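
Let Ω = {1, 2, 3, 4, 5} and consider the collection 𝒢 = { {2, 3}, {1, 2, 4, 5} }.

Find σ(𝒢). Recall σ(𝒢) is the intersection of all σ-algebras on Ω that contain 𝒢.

Take S₀ = 𝒢 ∪ {∅, Ω} = { {}, {2, 3}, {1, 2, 4, 5}, Ω }.
Pass 1: +2 →
  {3}  = complement {1, 2, 4, 5}
  {1, 4, 5}  = complement {2, 3}
  (now 6)
Pass 2 (1 new):
  {1, 3, 4, 5}  = {1, 4, 5} ∪ {3}
  (now 7)
Pass 3 adds 1:
  {2}  = complement {1, 3, 4, 5}
  (now 8)
Pass 4: stable.

Therefore σ(𝒢) = { {}, {2}, {3}, {2, 3}, {1, 4, 5}, {1, 2, 4, 5}, {1, 3, 4, 5}, Ω } (|σ(𝒢)| = 8).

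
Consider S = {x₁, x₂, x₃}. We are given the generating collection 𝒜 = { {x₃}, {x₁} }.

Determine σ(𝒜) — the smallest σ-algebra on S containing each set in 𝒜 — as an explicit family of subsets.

Answer: σ(𝒜) = { {}, {x₁}, {x₂}, {x₃}, {x₁,x₂}, {x₁,x₃}, {x₂,x₃}, S }

Trace:
Seed the family with 𝒜 together with ∅ and S: { {}, {x₁}, {x₃}, S }.
Iteration 1. New:
  {x₁,x₂}  = ᶜ of {x₃}
  {x₁,x₃}  = {x₃} ∪ {x₁}
  {x₂,x₃}  = ᶜ of {x₁}
  |family| = 7
Iteration 2 adds 1:
  {x₂}  = ᶜ of {x₁,x₃}
  |family| = 8
Iteration 3 adds nothing — fixpoint reached.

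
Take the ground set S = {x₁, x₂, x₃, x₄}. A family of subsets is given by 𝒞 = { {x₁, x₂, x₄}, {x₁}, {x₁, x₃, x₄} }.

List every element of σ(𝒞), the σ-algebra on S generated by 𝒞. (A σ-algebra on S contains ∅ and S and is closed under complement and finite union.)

Seed the family with 𝒞 together with ∅ and S: { {}, {x₁}, {x₁, x₂, x₄}, {x₁, x₃, x₄}, S }.
Round 1: +3 →
  {x₂}  = {x₁, x₃, x₄}ᶜ
  {x₃}  = {x₁, x₂, x₄}ᶜ
  {x₂, x₃, x₄}  = {x₁}ᶜ
  — 8 sets.
Round 2 (3 new):
  {x₁, x₂}  = {x₂} ∪ {x₁}
  {x₁, x₃}  = {x₃} ∪ {x₁}
  {x₂, x₃}  = {x₃} ∪ {x₂}
  — 11 sets.
Round 3. New:
  {x₁, x₄}  = {x₂, x₃}ᶜ
  {x₂, x₄}  = {x₁, x₃}ᶜ
  {x₃, x₄}  = {x₁, x₂}ᶜ
  {x₁, x₂, x₃}  = {x₃} ∪ {x₁, x₂}
  — 15 sets.
Round 4: 1 new —
  {x₄}  = {x₁, x₂, x₃}ᶜ
  — 16 sets.
Round 5 adds nothing — fixpoint reached.

Hence σ(𝒞) has 16 members: { {}, {x₁}, {x₂}, {x₃}, {x₄}, {x₁, x₂}, {x₁, x₃}, {x₁, x₄}, {x₂, x₃}, {x₂, x₄}, {x₃, x₄}, {x₁, x₂, x₃}, {x₁, x₂, x₄}, {x₁, x₃, x₄}, {x₂, x₃, x₄}, S }.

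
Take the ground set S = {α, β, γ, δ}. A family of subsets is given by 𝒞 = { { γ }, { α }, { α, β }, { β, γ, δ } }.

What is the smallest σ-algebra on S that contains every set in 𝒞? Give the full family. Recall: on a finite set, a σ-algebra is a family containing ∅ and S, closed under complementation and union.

σ(𝒞) = { {}, { α }, { β }, { γ }, { δ }, { α, β }, { α, γ }, { α, δ }, { β, γ }, { β, δ }, { γ, δ }, { α, β, γ }, { α, β, δ }, { α, γ, δ }, { β, γ, δ }, S }

Derivation:
Take S₀ = 𝒞 ∪ {∅, S} = { {}, { α }, { γ }, { α, β }, { β, γ, δ }, S }.
Step 1 (4 new):
  { α, γ }  = { γ } ∪ { α }
  { γ, δ }  = S∖{ α, β }
  { α, β, γ }  = { γ } ∪ { α, β }
  { α, β, δ }  = S∖{ γ }
  [10 total]
Step 2: 3 new —
  { δ }  = S∖{ α, β, γ }
  { β, δ }  = S∖{ α, γ }
  { α, γ, δ }  = { γ, δ } ∪ { α, γ }
  [13 total]
Step 3 (2 new):
  { β }  = S∖{ α, γ, δ }
  { α, δ }  = { δ } ∪ { α }
  [15 total]
Step 4 adds 1:
  { β, γ }  = S∖{ α, δ }
  [16 total]
Step 5: stable.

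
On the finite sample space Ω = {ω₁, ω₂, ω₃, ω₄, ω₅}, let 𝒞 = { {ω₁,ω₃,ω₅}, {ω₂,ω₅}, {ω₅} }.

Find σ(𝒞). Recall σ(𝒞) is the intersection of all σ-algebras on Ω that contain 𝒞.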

##############################

ACTIVITY:
Could you output all of the records above exactly as given?

RESULT OF THIS TASK:
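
Let Ω = {1, 2, 3, 4, 5} and consider the collection 𝒢 = { {2, 3}, {1, 2, 4, 5} }.

Find σ(𝒢). Recall σ(𝒢) is the intersection of all σ-algebras on Ω that contain 𝒢.

Take S₀ = 𝒢 ∪ {∅, Ω} = { {}, {2, 3}, {1, 2, 4, 5}, Ω }.
Pass 1: +2 →
  {3}  = complement {1, 2, 4, 5}
  {1, 4, 5}  = complement {2, 3}
  (now 6)
Pass 2 (1 new):
  {1, 3, 4, 5}  = {1, 4, 5} ∪ {3}
  (now 7)
Pass 3 adds 1:
  {2}  = complement {1, 3, 4, 5}
  (now 8)
Pass 4: stable.

Therefore σ(𝒢) = { {}, {2}, {3}, {2, 3}, {1, 4, 5}, {1, 2, 4, 5}, {1, 3, 4, 5}, Ω } (|σ(𝒢)| = 8).

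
Consider S = {x₁, x₂, x₃}. We are given the generating collection 𝒜 = { {x₃}, {x₁} }.

Determine σ(𝒜) — the smallest σ-algebra on S containing each set in 𝒜 — as an explicit family of subsets.

Answer: σ(𝒜) = { {}, {x₁}, {x₂}, {x₃}, {x₁,x₂}, {x₁,x₃}, {x₂,x₃}, S }

Trace:
Seed the family with 𝒜 together with ∅ and S: { {}, {x₁}, {x₃}, S }.
Iteration 1. New:
  {x₁,x₂}  = ᶜ of {x₃}
  {x₁,x₃}  = {x₃} ∪ {x₁}
  {x₂,x₃}  = ᶜ of {x₁}
  |family| = 7
Iteration 2 adds 1:
  {x₂}  = ᶜ of {x₁,x₃}
  |family| = 8
Iteration 3 adds nothing — fixpoint reached.

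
Take the ground set S = {x₁, x₂, x₃, x₄}. A family of subsets is given by 𝒞 = { {x₁, x₂, x₄}, {x₁}, {x₁, x₃, x₄} }.

List every element of σ(𝒞), the σ-algebra on S generated by 𝒞. (A σ-algebra on S contains ∅ and S and is closed under complement and finite union.)

Seed the family with 𝒞 together with ∅ and S: { {}, {x₁}, {x₁, x₂, x₄}, {x₁, x₃, x₄}, S }.
Round 1: +3 →
  {x₂}  = {x₁, x₃, x₄}ᶜ
  {x₃}  = {x₁, x₂, x₄}ᶜ
  {x₂, x₃, x₄}  = {x₁}ᶜ
  — 8 sets.
Round 2 (3 new):
  {x₁, x₂}  = {x₂} ∪ {x₁}
  {x₁, x₃}  = {x₃} ∪ {x₁}
  {x₂, x₃}  = {x₃} ∪ {x₂}
  — 11 sets.
Round 3. New:
  {x₁, x₄}  = {x₂, x₃}ᶜ
  {x₂, x₄}  = {x₁, x₃}ᶜ
  {x₃, x₄}  = {x₁, x₂}ᶜ
  {x₁, x₂, x₃}  = {x₃} ∪ {x₁, x₂}
  — 15 sets.
Round 4: 1 new —
  {x₄}  = {x₁, x₂, x₃}ᶜ
  — 16 sets.
Round 5 adds nothing — fixpoint reached.

Hence σ(𝒞) has 16 members: { {}, {x₁}, {x₂}, {x₃}, {x₄}, {x₁, x₂}, {x₁, x₃}, {x₁, x₄}, {x₂, x₃}, {x₂, x₄}, {x₃, x₄}, {x₁, x₂, x₃}, {x₁, x₂, x₄}, {x₁, x₃, x₄}, {x₂, x₃, x₄}, S }.

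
Take the ground set S = {α, β, γ, δ}. A family of subsets is given by 𝒞 = { { γ }, { α }, { α, β }, { β, γ, δ } }.

What is the smallest σ-algebra on S that contains every set in 𝒞? Give the full family. Recall: on a finite set, a σ-algebra is a family containing ∅ and S, closed under complementation and union.

σ(𝒞) = { {}, { α }, { β }, { γ }, { δ }, { α, β }, { α, γ }, { α, δ }, { β, γ }, { β, δ }, { γ, δ }, { α, β, γ }, { α, β, δ }, { α, γ, δ }, { β, γ, δ }, S }

Derivation:
Take S₀ = 𝒞 ∪ {∅, S} = { {}, { α }, { γ }, { α, β }, { β, γ, δ }, S }.
Step 1 (4 new):
  { α, γ }  = { γ } ∪ { α }
  { γ, δ }  = S∖{ α, β }
  { α, β, γ }  = { γ } ∪ { α, β }
  { α, β, δ }  = S∖{ γ }
  [10 total]
Step 2: 3 new —
  { δ }  = S∖{ α, β, γ }
  { β, δ }  = S∖{ α, γ }
  { α, γ, δ }  = { γ, δ } ∪ { α, γ }
  [13 total]
Step 3 (2 new):
  { β }  = S∖{ α, γ, δ }
  { α, δ }  = { δ } ∪ { α }
  [15 total]
Step 4 adds 1:
  { β, γ }  = S∖{ α, δ }
  [16 total]
Step 5: stable.

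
On the finite sample space Ω = {ω₁, ω₂, ω₃, ω₄, ω₅}, let 𝒞 = { {ω₁,ω₃,ω₅}, {ω₂,ω₅}, {ω₅} }.

Find σ(𝒞). Recall σ(𝒞) is the intersection of all σ-algebras on Ω that contain 𝒞.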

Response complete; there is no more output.